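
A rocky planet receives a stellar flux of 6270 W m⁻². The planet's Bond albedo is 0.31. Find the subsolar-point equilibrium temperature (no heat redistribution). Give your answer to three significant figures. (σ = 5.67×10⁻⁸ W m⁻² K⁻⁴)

T_ss ≈ 526 K

At the subsolar point the surface absorbs S(1−A) and emits σT⁴ per unit area — no factor of 4, since only the local patch is in balance.
T = [6270 × 0.69 / 5.67×10⁻⁸]^(1/4) = (7.63×10¹⁰)^(1/4) = 526 K.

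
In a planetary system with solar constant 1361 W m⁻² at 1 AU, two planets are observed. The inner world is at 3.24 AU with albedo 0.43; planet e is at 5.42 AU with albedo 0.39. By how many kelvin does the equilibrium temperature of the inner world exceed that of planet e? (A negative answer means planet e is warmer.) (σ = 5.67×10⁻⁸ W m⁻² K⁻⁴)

ΔT ≈ 28.7 K

T_eq = [S₀(1−A)/(4σd²)]^(1/4), so T ∝ (1−A)^(1/4) / √d.
T₁ = [1361×0.57/(4×5.67×10⁻⁸×3.24²)]^(1/4) = 134.35 K.
T₂ = [1361×0.61/(4×5.67×10⁻⁸×5.42²)]^(1/4) = 105.65 K.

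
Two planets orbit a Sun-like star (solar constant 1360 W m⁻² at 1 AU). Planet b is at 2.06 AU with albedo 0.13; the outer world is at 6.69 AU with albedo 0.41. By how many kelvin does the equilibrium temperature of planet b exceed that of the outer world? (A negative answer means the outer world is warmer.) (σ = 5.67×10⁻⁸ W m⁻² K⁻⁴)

ΔT ≈ 93.0 K

T_eq = [S₀(1−A)/(4σd²)]^(1/4), so T ∝ (1−A)^(1/4) / √d.
T₁ = [1360×0.87/(4×5.67×10⁻⁸×2.06²)]^(1/4) = 187.25 K.
T₂ = [1360×0.59/(4×5.67×10⁻⁸×6.69²)]^(1/4) = 94.29 K.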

Your assignment — All of the data shown above must be copied exactly.

Response to the exercise —
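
A rocky planet receives a stellar flux of 6270 W m⁻². The planet's Bond albedo is 0.31. Find the subsolar-point equilibrium temperature (no heat redistribution). Give your answer to three significant figures. (σ = 5.67×10⁻⁸ W m⁻² K⁻⁴)

T_ss ≈ 526 K

At the subsolar point the surface absorbs S(1−A) and emits σT⁴ per unit area — no factor of 4, since only the local patch is in balance.
T = [6270 × 0.69 / 5.67×10⁻⁸]^(1/4) = (7.63×10¹⁰)^(1/4) = 526 K.

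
In a planetary system with solar constant 1361 W m⁻² at 1 AU, two planets are observed. The inner world is at 3.24 AU with albedo 0.43; planet e is at 5.42 AU with albedo 0.39. By how many kelvin does the equilibrium temperature of the inner world exceed that of planet e? (A negative answer means planet e is warmer.) (σ = 5.67×10⁻⁸ W m⁻² K⁻⁴)

ΔT ≈ 28.7 K

T_eq = [S₀(1−A)/(4σd²)]^(1/4), so T ∝ (1−A)^(1/4) / √d.
T₁ = [1361×0.57/(4×5.67×10⁻⁸×3.24²)]^(1/4) = 134.35 K.
T₂ = [1361×0.61/(4×5.67×10⁻⁸×5.42²)]^(1/4) = 105.65 K.

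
Two planets orbit a Sun-like star (solar constant 1360 W m⁻² at 1 AU). Planet b is at 2.06 AU with albedo 0.13; the outer world is at 6.69 AU with albedo 0.41. By how many kelvin does the equilibrium temperature of planet b exceed that of the outer world? (A negative answer means the outer world is warmer.) (σ = 5.67×10⁻⁸ W m⁻² K⁻⁴)

ΔT ≈ 93.0 K

T_eq = [S₀(1−A)/(4σd²)]^(1/4), so T ∝ (1−A)^(1/4) / √d.
T₁ = [1360×0.87/(4×5.67×10⁻⁸×2.06²)]^(1/4) = 187.25 K.
T₂ = [1360×0.59/(4×5.67×10⁻⁸×6.69²)]^(1/4) = 94.29 K.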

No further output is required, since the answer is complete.